Dataset entries:
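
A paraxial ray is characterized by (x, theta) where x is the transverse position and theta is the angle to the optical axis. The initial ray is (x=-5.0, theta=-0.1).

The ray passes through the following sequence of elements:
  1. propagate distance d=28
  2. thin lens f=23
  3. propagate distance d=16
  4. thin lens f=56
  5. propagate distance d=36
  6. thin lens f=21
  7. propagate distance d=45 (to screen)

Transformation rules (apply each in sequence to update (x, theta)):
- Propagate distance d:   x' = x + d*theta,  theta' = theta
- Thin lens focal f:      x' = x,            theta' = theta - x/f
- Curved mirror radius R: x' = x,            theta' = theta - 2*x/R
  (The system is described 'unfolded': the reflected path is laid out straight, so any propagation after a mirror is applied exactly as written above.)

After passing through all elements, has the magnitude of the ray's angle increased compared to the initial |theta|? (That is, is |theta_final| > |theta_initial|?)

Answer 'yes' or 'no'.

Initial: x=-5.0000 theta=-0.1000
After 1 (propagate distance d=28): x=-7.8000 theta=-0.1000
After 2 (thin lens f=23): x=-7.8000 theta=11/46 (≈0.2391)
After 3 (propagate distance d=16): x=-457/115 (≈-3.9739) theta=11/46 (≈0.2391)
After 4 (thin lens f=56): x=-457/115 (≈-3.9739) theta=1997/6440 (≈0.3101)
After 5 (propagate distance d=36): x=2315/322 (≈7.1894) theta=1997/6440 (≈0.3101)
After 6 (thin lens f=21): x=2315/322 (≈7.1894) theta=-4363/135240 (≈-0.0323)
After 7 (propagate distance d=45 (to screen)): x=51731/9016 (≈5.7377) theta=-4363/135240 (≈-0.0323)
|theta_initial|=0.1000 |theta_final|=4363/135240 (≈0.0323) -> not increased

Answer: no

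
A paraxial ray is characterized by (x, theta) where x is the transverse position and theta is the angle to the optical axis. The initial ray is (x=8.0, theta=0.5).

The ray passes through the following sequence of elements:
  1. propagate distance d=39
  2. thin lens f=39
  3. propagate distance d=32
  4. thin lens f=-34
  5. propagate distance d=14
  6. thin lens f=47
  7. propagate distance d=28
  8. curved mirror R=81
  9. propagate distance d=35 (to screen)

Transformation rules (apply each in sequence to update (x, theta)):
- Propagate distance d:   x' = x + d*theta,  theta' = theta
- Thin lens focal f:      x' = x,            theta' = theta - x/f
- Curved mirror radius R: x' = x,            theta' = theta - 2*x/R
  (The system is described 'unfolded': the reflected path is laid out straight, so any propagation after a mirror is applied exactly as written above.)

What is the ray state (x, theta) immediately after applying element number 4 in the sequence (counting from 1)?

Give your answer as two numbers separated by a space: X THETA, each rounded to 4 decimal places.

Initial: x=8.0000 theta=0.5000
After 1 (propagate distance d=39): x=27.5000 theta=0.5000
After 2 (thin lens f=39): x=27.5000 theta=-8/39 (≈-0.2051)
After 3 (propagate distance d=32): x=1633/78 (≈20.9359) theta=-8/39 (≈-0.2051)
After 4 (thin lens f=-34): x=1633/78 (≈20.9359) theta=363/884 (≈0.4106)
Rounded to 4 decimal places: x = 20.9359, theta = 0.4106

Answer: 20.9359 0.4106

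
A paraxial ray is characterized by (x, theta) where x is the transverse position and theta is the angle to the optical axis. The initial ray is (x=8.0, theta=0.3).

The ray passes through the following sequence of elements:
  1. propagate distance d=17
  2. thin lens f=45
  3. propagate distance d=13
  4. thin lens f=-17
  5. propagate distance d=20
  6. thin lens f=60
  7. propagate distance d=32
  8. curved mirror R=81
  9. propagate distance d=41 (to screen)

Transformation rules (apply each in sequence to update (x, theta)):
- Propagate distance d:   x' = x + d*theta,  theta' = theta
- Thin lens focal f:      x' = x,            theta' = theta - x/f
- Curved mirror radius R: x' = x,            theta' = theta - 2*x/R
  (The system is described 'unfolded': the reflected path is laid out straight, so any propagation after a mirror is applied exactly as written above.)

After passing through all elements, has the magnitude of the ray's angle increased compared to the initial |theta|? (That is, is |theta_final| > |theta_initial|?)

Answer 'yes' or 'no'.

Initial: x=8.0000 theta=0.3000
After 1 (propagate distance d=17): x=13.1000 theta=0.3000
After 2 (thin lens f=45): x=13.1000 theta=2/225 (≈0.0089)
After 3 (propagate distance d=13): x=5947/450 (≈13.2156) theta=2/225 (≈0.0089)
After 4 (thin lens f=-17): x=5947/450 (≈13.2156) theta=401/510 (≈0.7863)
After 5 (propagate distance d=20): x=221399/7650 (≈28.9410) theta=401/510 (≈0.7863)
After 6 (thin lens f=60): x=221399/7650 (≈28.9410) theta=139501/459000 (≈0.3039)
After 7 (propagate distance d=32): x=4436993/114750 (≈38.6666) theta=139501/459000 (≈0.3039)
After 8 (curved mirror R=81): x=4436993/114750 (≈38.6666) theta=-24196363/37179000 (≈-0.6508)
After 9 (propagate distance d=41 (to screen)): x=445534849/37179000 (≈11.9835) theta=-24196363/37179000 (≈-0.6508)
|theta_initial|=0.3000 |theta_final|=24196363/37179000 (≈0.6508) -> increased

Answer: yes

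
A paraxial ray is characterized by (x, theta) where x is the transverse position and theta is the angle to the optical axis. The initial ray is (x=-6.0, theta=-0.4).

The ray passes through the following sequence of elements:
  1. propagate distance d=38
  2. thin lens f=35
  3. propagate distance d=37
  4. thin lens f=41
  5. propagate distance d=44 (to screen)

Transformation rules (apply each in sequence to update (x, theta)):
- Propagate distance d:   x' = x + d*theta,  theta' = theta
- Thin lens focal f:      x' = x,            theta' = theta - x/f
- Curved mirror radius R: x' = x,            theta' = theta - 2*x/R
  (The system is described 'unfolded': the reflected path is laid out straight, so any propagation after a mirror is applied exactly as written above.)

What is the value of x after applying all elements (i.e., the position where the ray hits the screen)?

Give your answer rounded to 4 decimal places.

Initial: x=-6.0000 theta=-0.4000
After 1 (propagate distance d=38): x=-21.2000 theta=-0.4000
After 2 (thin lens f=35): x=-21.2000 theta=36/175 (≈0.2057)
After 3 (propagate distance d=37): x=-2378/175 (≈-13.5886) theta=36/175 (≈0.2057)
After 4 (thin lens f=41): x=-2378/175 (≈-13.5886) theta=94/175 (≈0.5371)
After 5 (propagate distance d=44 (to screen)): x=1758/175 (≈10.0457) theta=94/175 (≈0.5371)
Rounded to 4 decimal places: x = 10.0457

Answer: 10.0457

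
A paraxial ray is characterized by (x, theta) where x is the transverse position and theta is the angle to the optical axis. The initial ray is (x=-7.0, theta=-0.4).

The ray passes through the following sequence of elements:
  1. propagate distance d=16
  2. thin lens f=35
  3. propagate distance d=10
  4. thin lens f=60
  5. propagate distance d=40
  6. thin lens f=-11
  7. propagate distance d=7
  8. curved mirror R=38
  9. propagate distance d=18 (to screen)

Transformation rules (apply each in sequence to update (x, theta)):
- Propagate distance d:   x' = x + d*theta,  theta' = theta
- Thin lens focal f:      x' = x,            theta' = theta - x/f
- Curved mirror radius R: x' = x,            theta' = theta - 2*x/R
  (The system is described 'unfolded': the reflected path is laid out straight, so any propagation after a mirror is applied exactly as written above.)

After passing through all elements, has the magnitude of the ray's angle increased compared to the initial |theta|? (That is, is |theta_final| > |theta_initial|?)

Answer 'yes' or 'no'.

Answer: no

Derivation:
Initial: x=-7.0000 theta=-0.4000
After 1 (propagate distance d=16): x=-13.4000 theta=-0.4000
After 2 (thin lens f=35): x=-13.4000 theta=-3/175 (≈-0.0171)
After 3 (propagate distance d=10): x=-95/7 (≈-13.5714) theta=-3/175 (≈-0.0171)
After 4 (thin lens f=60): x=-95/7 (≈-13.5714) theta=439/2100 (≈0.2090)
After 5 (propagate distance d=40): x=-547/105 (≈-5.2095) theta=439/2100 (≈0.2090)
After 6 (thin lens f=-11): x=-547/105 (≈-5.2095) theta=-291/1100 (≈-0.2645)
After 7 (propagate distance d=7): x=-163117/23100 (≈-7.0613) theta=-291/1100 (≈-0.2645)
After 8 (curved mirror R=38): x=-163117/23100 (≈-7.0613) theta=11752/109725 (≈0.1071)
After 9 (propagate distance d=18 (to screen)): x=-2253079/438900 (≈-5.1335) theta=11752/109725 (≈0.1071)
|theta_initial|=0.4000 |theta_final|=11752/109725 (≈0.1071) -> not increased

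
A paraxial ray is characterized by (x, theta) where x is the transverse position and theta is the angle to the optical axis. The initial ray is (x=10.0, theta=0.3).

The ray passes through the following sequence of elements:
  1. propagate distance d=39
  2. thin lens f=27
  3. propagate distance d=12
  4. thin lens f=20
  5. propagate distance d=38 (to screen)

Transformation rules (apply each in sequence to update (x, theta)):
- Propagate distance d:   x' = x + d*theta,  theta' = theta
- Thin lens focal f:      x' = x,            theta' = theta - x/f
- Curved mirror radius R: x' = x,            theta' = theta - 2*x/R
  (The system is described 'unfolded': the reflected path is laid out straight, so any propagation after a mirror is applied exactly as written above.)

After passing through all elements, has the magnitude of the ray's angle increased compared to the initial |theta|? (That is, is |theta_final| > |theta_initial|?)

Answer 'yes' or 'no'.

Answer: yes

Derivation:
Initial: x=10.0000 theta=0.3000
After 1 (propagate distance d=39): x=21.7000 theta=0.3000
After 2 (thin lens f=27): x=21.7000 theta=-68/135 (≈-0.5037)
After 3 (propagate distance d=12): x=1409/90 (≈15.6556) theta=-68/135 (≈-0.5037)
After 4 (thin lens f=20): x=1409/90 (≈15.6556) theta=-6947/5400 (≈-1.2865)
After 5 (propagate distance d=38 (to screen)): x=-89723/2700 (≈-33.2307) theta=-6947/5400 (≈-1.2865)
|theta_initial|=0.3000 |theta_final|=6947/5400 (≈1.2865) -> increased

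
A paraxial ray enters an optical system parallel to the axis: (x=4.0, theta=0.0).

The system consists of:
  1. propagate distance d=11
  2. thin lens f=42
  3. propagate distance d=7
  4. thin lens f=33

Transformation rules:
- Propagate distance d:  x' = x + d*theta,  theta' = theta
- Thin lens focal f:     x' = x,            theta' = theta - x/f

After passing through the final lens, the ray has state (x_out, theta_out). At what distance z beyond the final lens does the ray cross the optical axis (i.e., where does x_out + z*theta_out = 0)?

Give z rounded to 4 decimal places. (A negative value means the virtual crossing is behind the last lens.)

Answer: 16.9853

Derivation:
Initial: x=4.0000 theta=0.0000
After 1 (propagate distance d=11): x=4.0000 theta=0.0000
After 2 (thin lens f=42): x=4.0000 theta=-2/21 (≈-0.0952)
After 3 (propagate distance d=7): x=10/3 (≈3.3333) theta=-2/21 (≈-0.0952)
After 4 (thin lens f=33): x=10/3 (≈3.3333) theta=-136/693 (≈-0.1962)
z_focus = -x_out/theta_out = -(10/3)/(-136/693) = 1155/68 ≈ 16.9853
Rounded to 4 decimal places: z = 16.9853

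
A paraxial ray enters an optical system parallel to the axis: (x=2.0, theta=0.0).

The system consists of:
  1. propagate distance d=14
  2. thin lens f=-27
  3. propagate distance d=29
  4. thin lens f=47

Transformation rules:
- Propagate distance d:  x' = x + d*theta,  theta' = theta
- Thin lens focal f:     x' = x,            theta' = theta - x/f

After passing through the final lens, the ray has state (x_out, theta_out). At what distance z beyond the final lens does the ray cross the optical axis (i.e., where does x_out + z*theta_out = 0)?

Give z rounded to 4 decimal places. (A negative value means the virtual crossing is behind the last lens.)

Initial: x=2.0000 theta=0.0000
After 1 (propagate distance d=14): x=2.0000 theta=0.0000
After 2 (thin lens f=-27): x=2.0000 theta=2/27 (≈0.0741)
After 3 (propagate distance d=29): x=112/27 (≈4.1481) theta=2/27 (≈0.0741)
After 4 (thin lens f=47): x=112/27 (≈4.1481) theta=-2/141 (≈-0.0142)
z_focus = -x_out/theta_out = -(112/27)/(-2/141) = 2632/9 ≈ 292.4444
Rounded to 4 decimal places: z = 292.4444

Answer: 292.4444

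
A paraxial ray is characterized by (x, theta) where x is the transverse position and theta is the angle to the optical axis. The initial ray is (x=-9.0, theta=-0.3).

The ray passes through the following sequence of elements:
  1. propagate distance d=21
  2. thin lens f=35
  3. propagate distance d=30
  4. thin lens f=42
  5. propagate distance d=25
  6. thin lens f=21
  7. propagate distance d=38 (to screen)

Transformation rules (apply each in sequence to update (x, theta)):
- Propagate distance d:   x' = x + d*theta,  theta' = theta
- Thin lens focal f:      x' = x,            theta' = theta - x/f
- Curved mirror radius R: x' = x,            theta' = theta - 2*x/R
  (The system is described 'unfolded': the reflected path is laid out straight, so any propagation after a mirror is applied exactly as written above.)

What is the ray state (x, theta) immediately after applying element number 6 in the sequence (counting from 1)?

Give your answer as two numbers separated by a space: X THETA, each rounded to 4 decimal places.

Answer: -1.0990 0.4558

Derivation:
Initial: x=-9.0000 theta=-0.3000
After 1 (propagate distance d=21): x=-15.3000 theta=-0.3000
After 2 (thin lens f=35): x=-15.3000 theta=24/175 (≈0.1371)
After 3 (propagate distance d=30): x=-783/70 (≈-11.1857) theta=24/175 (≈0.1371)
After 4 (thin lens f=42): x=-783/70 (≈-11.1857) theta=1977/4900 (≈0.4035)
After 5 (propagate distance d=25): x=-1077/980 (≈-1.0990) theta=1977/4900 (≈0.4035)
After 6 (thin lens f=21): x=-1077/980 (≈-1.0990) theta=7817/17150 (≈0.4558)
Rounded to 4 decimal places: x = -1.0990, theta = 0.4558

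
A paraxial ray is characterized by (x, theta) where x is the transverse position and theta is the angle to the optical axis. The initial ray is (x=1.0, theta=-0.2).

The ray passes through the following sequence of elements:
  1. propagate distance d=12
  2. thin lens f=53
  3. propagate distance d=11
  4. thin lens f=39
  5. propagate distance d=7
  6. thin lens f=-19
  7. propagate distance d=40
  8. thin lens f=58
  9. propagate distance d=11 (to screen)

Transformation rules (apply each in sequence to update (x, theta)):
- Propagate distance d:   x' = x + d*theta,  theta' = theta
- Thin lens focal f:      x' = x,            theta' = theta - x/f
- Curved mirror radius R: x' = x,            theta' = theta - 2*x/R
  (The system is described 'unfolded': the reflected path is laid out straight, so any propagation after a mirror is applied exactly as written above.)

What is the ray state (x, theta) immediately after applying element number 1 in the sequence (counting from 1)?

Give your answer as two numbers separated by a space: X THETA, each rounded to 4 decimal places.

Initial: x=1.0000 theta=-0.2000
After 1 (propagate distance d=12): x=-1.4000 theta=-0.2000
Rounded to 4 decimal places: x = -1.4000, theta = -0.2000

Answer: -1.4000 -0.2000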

Work to complete: Once you have found every line above holding the word "from", copy those lines.

Response for this exercise:
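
What is the ray state (x, theta) immediately after applying element number 4 in the sequence (counting from 1)?
What is the ray state (x, theta) immediately after applying element number 6 in the sequence (counting from 1)?
What is the ray state (x, theta) immediately after applying element number 1 in the sequence (counting from 1)?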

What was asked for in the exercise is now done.